## Work instruction
Give back exactly the lines of the data below, starting with the line that has "641 to 626: 6.5 m" and going on through the line that has "Determine the shortest-path distance from 641".
** Opening Supplied records block **
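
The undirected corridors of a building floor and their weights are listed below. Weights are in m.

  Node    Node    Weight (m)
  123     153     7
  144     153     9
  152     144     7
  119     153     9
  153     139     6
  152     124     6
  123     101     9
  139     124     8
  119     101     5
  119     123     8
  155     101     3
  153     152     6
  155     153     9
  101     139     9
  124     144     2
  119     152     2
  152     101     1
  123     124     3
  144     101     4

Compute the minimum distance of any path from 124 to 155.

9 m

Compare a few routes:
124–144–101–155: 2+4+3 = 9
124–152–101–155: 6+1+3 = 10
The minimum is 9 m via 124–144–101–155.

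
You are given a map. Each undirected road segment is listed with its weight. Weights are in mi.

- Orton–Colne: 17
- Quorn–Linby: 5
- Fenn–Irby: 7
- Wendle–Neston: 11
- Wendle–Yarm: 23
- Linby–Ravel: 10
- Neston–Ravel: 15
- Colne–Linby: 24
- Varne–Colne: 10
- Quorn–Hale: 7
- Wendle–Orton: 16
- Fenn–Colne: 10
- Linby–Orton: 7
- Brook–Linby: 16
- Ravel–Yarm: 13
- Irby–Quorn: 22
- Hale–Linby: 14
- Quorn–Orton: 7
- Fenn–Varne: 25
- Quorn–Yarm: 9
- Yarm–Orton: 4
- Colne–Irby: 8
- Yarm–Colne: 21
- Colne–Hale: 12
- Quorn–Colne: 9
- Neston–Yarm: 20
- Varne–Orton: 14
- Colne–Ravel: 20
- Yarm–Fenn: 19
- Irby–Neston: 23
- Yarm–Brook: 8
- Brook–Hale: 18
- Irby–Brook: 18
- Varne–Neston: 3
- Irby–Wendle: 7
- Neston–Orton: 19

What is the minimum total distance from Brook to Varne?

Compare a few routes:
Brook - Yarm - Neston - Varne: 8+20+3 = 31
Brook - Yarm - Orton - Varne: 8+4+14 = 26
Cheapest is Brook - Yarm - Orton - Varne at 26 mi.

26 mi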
** Closing Supplied records block **
** Opening Supplied records block **
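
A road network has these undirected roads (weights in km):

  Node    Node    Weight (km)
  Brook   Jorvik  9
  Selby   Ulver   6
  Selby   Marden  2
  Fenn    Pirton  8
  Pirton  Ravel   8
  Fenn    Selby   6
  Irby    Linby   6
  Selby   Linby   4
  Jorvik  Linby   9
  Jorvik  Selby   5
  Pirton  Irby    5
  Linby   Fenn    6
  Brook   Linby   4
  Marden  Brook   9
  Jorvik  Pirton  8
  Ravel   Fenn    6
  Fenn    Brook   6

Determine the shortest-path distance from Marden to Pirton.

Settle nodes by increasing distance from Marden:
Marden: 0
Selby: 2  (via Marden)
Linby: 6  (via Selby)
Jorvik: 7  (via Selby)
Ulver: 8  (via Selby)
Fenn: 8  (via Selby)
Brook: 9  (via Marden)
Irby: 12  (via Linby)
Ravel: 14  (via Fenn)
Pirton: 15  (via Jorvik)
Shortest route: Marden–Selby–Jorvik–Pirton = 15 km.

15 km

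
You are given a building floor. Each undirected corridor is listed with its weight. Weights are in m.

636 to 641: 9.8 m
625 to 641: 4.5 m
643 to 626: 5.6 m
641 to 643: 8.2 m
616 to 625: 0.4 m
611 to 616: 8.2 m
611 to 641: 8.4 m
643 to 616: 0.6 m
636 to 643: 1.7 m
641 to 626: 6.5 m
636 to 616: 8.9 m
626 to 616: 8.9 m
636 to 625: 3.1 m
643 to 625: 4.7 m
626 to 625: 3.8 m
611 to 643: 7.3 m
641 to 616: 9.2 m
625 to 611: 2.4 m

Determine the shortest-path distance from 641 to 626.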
** Closing Supplied records block **
## Finished task
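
641 to 626: 6.5 m
636 to 616: 8.9 m
626 to 616: 8.9 m
636 to 625: 3.1 m
643 to 625: 4.7 m
626 to 625: 3.8 m
611 to 643: 7.3 m
641 to 616: 9.2 m
625 to 611: 2.4 m

Determine the shortest-path distance from 641 to 626.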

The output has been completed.